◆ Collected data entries

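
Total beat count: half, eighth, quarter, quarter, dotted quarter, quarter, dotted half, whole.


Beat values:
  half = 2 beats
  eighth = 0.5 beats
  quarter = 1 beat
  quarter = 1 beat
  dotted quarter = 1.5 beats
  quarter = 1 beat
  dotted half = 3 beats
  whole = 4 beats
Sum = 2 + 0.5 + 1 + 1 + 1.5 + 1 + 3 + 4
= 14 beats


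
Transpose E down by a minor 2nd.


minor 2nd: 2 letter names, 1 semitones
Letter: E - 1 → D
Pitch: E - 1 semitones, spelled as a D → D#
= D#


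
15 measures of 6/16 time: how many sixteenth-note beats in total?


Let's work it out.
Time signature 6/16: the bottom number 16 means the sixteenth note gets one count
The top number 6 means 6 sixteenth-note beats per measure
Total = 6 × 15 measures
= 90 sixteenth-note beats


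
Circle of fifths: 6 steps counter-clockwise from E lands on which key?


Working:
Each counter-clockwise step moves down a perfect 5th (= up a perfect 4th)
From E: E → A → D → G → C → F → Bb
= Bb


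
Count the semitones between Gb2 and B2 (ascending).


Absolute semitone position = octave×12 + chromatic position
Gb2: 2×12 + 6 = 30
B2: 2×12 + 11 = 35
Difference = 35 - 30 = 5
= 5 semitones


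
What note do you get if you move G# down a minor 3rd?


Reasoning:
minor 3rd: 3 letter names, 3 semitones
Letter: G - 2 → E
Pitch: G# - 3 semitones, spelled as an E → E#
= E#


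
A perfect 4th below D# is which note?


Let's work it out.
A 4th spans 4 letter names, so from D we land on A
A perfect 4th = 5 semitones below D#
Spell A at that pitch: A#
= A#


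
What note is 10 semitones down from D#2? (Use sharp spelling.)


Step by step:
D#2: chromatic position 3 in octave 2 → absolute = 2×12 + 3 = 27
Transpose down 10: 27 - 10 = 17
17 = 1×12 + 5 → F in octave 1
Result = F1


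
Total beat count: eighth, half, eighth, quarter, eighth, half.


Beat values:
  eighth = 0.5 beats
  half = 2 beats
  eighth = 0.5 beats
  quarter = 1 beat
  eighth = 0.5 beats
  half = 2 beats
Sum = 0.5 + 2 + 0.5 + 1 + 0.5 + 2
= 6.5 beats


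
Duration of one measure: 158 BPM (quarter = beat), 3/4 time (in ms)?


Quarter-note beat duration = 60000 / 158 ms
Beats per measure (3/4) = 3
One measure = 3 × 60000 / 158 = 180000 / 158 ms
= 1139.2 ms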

◆ REQUIRED WORK
Once you have read the entries, write them out again without altering a single character.

◆ TASK SOLUTION
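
Total beat count: half, eighth, quarter, quarter, dotted quarter, quarter, dotted half, whole.


Beat values:
  half = 2 beats
  eighth = 0.5 beats
  quarter = 1 beat
  quarter = 1 beat
  dotted quarter = 1.5 beats
  quarter = 1 beat
  dotted half = 3 beats
  whole = 4 beats
Sum = 2 + 0.5 + 1 + 1 + 1.5 + 1 + 3 + 4
= 14 beats


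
Transpose E down by a minor 2nd.


minor 2nd: 2 letter names, 1 semitones
Letter: E - 1 → D
Pitch: E - 1 semitones, spelled as a D → D#
= D#


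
15 measures of 6/16 time: how many sixteenth-note beats in total?


Let's work it out.
Time signature 6/16: the bottom number 16 means the sixteenth note gets one count
The top number 6 means 6 sixteenth-note beats per measure
Total = 6 × 15 measures
= 90 sixteenth-note beats


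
Circle of fifths: 6 steps counter-clockwise from E lands on which key?


Working:
Each counter-clockwise step moves down a perfect 5th (= up a perfect 4th)
From E: E → A → D → G → C → F → Bb
= Bb


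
Count the semitones between Gb2 and B2 (ascending).


Absolute semitone position = octave×12 + chromatic position
Gb2: 2×12 + 6 = 30
B2: 2×12 + 11 = 35
Difference = 35 - 30 = 5
= 5 semitones


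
What note do you get if you move G# down a minor 3rd?


Reasoning:
minor 3rd: 3 letter names, 3 semitones
Letter: G - 2 → E
Pitch: G# - 3 semitones, spelled as an E → E#
= E#


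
A perfect 4th below D# is which note?


Let's work it out.
A 4th spans 4 letter names, so from D we land on A
A perfect 4th = 5 semitones below D#
Spell A at that pitch: A#
= A#


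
What note is 10 semitones down from D#2? (Use sharp spelling.)


Step by step:
D#2: chromatic position 3 in octave 2 → absolute = 2×12 + 3 = 27
Transpose down 10: 27 - 10 = 17
17 = 1×12 + 5 → F in octave 1
Result = F1


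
Total beat count: eighth, half, eighth, quarter, eighth, half.


Beat values:
  eighth = 0.5 beats
  half = 2 beats
  eighth = 0.5 beats
  quarter = 1 beat
  eighth = 0.5 beats
  half = 2 beats
Sum = 0.5 + 2 + 0.5 + 1 + 0.5 + 2
= 6.5 beats


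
Duration of one measure: 158 BPM (quarter = beat), 3/4 time (in ms)?


Quarter-note beat duration = 60000 / 158 ms
Beats per measure (3/4) = 3
One measure = 3 × 60000 / 158 = 180000 / 158 ms
= 1139.2 ms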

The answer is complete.